Segment Open

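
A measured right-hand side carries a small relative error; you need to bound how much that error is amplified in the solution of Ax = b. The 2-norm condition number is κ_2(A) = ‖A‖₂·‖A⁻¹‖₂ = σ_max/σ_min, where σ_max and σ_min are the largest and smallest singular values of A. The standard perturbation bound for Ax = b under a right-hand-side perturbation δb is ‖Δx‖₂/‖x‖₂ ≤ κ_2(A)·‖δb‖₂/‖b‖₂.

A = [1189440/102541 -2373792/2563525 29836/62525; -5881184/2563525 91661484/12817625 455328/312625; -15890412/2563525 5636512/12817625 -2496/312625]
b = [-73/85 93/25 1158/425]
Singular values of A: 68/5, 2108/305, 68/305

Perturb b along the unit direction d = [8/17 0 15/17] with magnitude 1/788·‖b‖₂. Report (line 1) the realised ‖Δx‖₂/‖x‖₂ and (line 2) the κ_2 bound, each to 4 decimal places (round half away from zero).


0.0030
0.0774

from the listed singular values, σ₁ = 68/5, σ_n = 68/305
κ = σ_max/σ_min = (68/5)/(68/305) = 61.0000
perturbation bound = 61.0000·1/788 = 0.0774
solve Ax = b  →  x = [-0.5545 -1.4596 8.8471]
2-norm of b is 4.6904; of x, 8.9838
δb = ε·‖b‖·d = [0.0028 0.0000 0.0053]; solving A·Δx = δb gives ‖Δx‖ = 0.0267
realised ‖Δx‖/‖x‖ = 0.0030
so the bound overstates the realised error by a factor of ≈ 26.0488 (computed from the unrounded values)


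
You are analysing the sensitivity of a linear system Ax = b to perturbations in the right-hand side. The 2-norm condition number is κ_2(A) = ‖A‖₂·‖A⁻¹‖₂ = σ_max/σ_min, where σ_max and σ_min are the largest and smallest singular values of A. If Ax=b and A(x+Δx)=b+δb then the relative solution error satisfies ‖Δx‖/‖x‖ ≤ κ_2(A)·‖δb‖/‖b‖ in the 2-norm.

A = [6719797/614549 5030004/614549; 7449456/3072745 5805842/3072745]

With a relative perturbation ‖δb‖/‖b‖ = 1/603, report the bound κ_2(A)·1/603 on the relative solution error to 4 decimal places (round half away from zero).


form AᵀA = [704572390081/5616753025 528414937092/5616753025; 528414937092/5616753025 396330343444/5616753025] with trace 44036109341/224670121 and determinant 150062500/224670121
λ_max, λ_min = (44036109341/224670121 ± √1939044067652377204281/50476663270154641)/2 = 196, 765625/224670121
so κ_2 = √(196 / (765625/224670121)) = 239.8240
worst-case relative error ≤ 239.8240 × 1/603 = 0.3977

0.3977


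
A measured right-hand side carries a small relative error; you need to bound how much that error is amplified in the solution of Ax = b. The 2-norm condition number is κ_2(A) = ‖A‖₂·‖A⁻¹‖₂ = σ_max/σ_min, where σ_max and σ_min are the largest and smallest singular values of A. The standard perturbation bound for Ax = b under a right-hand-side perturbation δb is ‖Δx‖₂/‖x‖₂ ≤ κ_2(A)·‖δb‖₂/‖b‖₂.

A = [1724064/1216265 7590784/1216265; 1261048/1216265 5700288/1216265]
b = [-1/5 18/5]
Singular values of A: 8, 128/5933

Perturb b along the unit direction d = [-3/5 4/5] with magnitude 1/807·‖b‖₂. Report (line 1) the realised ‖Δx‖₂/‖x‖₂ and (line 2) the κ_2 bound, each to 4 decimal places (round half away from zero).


0.0015
0.4595

from the listed singular values, σ₁ = 8, σ_n = 128/5933
κ = σ_max/σ_min = 8/(128/5933) = 370.8125
perturbation bound = 370.8125·1/807 = 0.4595
solve Ax = b  →  x = [-135.6082 30.7681]
2-norm of b is 3.6056; of x, 139.0549
δb = ε·‖b‖·d = [-0.0027 0.0036]; solving A·Δx = δb gives ‖Δx‖ = 0.2071
relative error = 0.0015
so the bound overstates the realised error by a factor of ≈ 308.5351 (computed from the unrounded values)


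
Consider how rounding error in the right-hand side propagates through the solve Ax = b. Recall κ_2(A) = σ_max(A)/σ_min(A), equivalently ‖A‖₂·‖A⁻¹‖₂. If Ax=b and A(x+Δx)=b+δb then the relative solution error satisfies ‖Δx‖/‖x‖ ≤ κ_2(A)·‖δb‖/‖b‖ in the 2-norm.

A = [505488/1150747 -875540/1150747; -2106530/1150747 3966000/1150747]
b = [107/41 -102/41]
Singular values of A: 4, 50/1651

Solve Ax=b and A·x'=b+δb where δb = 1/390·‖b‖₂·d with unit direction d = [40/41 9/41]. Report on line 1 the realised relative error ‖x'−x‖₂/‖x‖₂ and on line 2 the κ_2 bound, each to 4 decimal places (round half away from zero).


0.0046
0.3387

largest singular value 4, smallest 50/1651
condition number: 4 ÷ (50/1651) = 132.0800
perturbation bound = 132.0800·1/390 = 0.3387
solve Ax = b  →  x = [58.6235 30.4159]
‖b‖ = 3.6056, ‖x‖ = 66.0443
Δx = A⁻¹·δb where δb = 1/390·3.6056·d; ‖Δx‖ = 0.3053
dividing the unrounded norms, ‖Δx‖/‖x‖ = 0.0046
realised/bound (from unrounded values) ≈ 0.0136


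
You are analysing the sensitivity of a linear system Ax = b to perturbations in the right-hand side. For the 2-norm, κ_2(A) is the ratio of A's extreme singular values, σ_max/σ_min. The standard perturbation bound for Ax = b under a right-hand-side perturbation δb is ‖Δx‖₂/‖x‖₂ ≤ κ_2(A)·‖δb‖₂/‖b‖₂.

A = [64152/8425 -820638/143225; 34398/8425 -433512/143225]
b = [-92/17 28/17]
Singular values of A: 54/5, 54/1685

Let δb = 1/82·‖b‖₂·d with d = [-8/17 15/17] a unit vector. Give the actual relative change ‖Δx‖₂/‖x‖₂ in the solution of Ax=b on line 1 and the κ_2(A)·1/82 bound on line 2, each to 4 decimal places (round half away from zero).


from the listed singular values, σ₁ = 54/5, σ_n = 54/1685
condition number: (54/5) ÷ (54/1685) = 337.0000
perturbation bound = 337.0000·1/82 = 4.1098
solve Ax = b  →  x = [74.5926 100.0741]
2-norm of b is 5.6569; of x, 124.8154
Δx = A⁻¹·δb where δb = 1/82·5.6569·d; ‖Δx‖ = 2.1526
realised ‖Δx‖/‖x‖ = 0.0172
so the bound overstates the realised error by a factor of ≈ 238.2960 (computed from the unrounded values)

0.0172
4.1098


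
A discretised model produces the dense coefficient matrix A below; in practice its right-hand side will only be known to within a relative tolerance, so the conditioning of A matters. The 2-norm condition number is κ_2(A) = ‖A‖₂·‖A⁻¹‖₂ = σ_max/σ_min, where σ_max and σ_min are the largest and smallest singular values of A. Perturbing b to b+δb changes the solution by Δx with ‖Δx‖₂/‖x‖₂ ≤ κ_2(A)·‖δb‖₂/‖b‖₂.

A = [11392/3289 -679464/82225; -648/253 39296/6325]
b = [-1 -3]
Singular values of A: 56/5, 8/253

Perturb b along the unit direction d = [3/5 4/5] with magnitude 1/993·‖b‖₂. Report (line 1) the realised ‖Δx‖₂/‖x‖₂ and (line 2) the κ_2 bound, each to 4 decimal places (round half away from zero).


0.0011
0.3567

σ_max = 56/5, σ_min = 8/253
κ_2(A) = (56/5) / (8/253) = 354.2000
κ_2(A)·‖δb‖/‖b‖ = 0.3567
solve Ax = b  →  x = [-87.5426 -36.5728]
‖b‖ = 3.1623, ‖x‖ = 94.8750
re-solving with b+δb shifts x by Δx of norm 0.1007
realised ‖Δx‖/‖x‖ = 0.0011
realised/bound (from unrounded values) ≈ 0.0030


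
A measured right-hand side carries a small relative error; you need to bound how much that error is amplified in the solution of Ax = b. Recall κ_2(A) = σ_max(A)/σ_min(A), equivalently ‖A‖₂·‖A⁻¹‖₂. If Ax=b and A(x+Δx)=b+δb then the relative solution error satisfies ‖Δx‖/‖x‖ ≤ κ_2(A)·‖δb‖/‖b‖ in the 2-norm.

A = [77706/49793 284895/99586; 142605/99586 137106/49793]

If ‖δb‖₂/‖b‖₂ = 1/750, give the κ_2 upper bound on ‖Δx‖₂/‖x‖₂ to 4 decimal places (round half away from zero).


M = AᵀA = [3111777/693668 1458000/173417; 1458000/173417 10936377/693668]. tr(M)=413181/20402, det(M)=6561/163216
char-poly roots: 81/4 and 81/40804
κ_2(A) = √(λ_max/λ_min) = √((81/4) / (81/40804)) = 101.0000
bound on ‖Δx‖/‖x‖: κ·ε = 101.0000·1/750 = 0.1347

0.1347


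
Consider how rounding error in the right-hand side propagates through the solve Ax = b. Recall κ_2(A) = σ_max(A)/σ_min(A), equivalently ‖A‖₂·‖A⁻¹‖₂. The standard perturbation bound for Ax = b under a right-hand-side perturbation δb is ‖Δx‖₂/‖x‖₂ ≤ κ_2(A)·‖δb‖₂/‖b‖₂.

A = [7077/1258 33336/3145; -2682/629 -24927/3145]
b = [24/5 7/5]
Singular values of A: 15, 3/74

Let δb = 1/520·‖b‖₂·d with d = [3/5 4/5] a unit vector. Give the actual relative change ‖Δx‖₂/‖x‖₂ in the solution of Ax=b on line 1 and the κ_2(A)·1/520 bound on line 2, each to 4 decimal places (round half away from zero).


σ_max = 15, σ_min = 3/74
κ = σ_max/σ_min = 15/(3/74) = 370.0000
worst-case relative error ≤ 370.0000 × 1/520 = 0.7115
solve Ax = b  →  x = [-86.9647 46.6078]
‖b‖₂ = 5.0000 and ‖x‖₂ = 98.6669
with δb = [0.0058 0.0077], A·Δx = δb → ‖Δx‖ = 0.2372
realised ‖Δx‖/‖x‖ = 0.0024
tightness: 0.0024 against a bound of 0.7115 (unrounded ratio ≈ 0.0034)

0.0024
0.7115


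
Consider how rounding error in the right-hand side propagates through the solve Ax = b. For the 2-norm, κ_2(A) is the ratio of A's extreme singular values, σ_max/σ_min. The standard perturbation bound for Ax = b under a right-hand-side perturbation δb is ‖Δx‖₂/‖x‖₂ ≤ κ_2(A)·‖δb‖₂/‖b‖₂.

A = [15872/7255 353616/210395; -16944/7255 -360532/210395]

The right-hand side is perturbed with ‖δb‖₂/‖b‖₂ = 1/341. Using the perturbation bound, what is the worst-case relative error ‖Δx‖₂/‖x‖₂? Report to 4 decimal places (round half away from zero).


M = AᵀA = [107803904/10527005 80837568/10527005; 80837568/10527005 60648656/10527005]. tr(M)=33690512/2105401, det(M)=65536/2105401
solving λ² − 33690512/2105401·λ + 65536/2105401 = 0 gives λ = 16, 4096/2105401
so κ_2 = √(16 / (4096/2105401)) = 90.6875
perturbation bound = 90.6875·1/341 = 0.2659

0.2659


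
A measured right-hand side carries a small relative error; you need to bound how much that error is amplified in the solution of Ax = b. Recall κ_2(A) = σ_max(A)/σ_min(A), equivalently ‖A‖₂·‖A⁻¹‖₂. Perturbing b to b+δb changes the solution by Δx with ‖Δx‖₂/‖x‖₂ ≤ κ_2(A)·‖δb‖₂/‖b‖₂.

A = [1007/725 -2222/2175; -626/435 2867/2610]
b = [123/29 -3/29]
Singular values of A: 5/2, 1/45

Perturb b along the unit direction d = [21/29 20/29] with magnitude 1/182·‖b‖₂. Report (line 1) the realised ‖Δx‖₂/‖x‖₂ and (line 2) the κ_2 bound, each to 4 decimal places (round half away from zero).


0.0078
0.6181

from the listed singular values, σ₁ = 5/2, σ_n = 1/45
condition number: (5/2) ÷ (1/45) = 112.5000
worst-case relative error ≤ 112.5000 × 1/182 = 0.6181
solve Ax = b  →  x = [81.9600 107.2800]
‖b‖ = 4.2426, ‖x‖ = 135.0053
δb = ε·‖b‖·d = [0.0169 0.0161]; solving A·Δx = δb gives ‖Δx‖ = 1.0490
dividing the unrounded norms, ‖Δx‖/‖x‖ = 0.0078
tightness: 0.0078 against a bound of 0.6181 (unrounded ratio ≈ 0.0126)


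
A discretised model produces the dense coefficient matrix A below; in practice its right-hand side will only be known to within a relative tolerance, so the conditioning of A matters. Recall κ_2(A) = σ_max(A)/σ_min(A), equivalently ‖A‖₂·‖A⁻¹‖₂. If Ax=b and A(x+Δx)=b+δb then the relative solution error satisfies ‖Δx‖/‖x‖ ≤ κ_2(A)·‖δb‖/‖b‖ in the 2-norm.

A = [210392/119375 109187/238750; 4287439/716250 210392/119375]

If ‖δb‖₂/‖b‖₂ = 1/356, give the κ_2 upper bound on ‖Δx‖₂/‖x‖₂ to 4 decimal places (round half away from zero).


M = AᵀA = [31961065201/820822500 776767264/68401875; 776767264/68401875 302369561/91202500]. tr(M)=27745913/656658, det(M)=714025/5253264
eigenvalues of AᵀA: λ = (tr ± √(tr²−4·det))/2 = 169/4, 4225/1313316
κ_2(A) = √(λ_max/λ_min) = √((169/4) / (4225/1313316)) = 114.6000
κ_2(A)·‖δb‖/‖b‖ = 0.3219

0.3219


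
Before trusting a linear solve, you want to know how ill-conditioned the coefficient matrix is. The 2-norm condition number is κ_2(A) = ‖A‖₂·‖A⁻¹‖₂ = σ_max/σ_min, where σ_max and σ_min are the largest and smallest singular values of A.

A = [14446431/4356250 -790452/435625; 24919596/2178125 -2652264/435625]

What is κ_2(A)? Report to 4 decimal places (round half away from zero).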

Segment Closed

Prompt.
Return the lines of the listing above exactly as they appear, starting with the first and stopping after the line that holds "Singular values of A: 68/5, 2108/305, 68/305".

Task output.
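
A measured right-hand side carries a small relative error; you need to bound how much that error is amplified in the solution of Ax = b. The 2-norm condition number is κ_2(A) = ‖A‖₂·‖A⁻¹‖₂ = σ_max/σ_min, where σ_max and σ_min are the largest and smallest singular values of A. The standard perturbation bound for Ax = b under a right-hand-side perturbation δb is ‖Δx‖₂/‖x‖₂ ≤ κ_2(A)·‖δb‖₂/‖b‖₂.

A = [1189440/102541 -2373792/2563525 29836/62525; -5881184/2563525 91661484/12817625 455328/312625; -15890412/2563525 5636512/12817625 -2496/312625]
b = [-73/85 93/25 1158/425]
Singular values of A: 68/5, 2108/305, 68/305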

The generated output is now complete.